For the entries that follow, tally the lines holding the string "itself". Give the total and nothing else.

═════ PROVIDED RECORDS

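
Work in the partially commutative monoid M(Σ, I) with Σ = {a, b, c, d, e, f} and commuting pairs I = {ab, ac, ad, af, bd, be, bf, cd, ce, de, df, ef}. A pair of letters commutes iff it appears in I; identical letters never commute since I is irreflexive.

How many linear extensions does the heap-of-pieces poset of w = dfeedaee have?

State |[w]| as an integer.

168

#0=d has no predecessor
#1=f has no predecessor
#2=e has no predecessor
#3=e depends on [2:e]
#4=d depends on [0:d]
#5=a depends on [3:e]
#6=e depends on [5:a]
#7=e depends on [6:e]
sources: [0:d, 1:f, 2:e]
N(rest) = Σ N(rest − s) over sources s of rest; N(one piece) = 1:
  size 1 → [1]=1  [4]=1  [7]=1
  size 2 → [0,4]=1  [1,4]=2  [1,7]=2  [4,7]=2  [6,7]=1
  size 3 → [0,1,4]=3  [0,4,7]=3  [1,4,7]=6  [1,6,7]=3  [4,6,7]=3  [5,6,7]=1
  size 4 → [0,1,4,7]=12  [0,4,6,7]=6  [1,4,6,7]=12  [1,5,6,7]=4  [3,5,6,7]=1  [4,5,6,7]=4
  size 5 → [0,1,4,6,7]=30  [0,4,5,6,7]=10  [1,3,5,6,7]=5  [1,4,5,6,7]=20  [2,3,5,6,7]=1  [3,4,5,6,7]=5
  size 6 → [0,1,4,5,6,7]=60  [0,3,4,5,6,7]=15  [1,2,3,5,6,7]=6  [1,3,4,5,6,7]=30  [2,3,4,5,6,7]=6
  first=0(d) contributes 42
  first=1(f) contributes 21
  first=2(e) contributes 105
|[w]| = 168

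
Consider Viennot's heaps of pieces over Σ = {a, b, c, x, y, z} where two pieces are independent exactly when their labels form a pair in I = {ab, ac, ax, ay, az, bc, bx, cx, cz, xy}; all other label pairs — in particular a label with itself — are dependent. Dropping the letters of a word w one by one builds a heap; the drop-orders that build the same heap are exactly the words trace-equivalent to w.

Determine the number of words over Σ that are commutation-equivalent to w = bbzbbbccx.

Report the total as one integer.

0(b) covers ∅
1(b) covers 0:b
2(z) covers 1:b
3(b) covers 2:z
4(b) covers 3:b
5(b) covers 4:b
6(c) covers ∅
7(c) covers 6:c
8(x) covers 2:z
floor of heap: 0:b, 6:c
completions by unplaced set U, small U first (add the entries for U minus each lowest piece of U):
  |U|=1: {5}:1  {7}:1  {8}:1
  |U|=2: {4,5}:1  {5,7}:2  {5,8}:2  {6,7}:1  {7,8}:2
  |U|=3: {3,4,5}:1  {4,5,7}:3  {4,5,8}:3  {5,6,7}:3  {5,7,8}:6  {6,7,8}:3
  |U|=4: {3,4,5,7}:4  {3,4,5,8}:4  {4,5,6,7}:6  {4,5,7,8}:12  {5,6,7,8}:12
  |U|=5: {2,3,4,5,8}:4  {3,4,5,6,7}:10  {3,4,5,7,8}:20  {4,5,6,7,8}:30
  |U|=6: {1,2,3,4,5,8}:4  {2,3,4,5,7,8}:24  {3,4,5,6,7,8}:60
  |U|=7: {0,1,2,3,4,5,8}:4  {1,2,3,4,5,7,8}:28  {2,3,4,5,6,7,8}:84
  start at 0(b): 112
  start at 6(c): 32
sum over floor = 144

144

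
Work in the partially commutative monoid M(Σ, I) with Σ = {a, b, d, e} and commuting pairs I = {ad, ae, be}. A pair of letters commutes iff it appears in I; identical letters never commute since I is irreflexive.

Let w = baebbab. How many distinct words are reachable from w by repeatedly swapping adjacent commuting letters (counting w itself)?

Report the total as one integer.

drop 0:b onto floor
drop 1:a onto {0:b}
drop 2:e onto floor
drop 3:b onto {1:a}
drop 4:b onto {3:b}
drop 5:a onto {4:b}
drop 6:b onto {5:a}
ground layer = {0:b, 2:e}
drop-orders for the pieces not yet dropped (sum over which currently-grounded one goes next):
  1 to go: {2} 1  {6} 1
  2 to go: {2,6} 2  {5,6} 1
  3 to go: {2,5,6} 3  {4,5,6} 1
  4 to go: {2,4,5,6} 4  {3,4,5,6} 1
  5 to go: {1,3,4,5,6} 1  {2,3,4,5,6} 5
  if 0:b drops first: 6 orders
  if 2:e drops first: 1 orders
heap linearizations: 7

7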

══════════

**RESPONSE AREA**.
2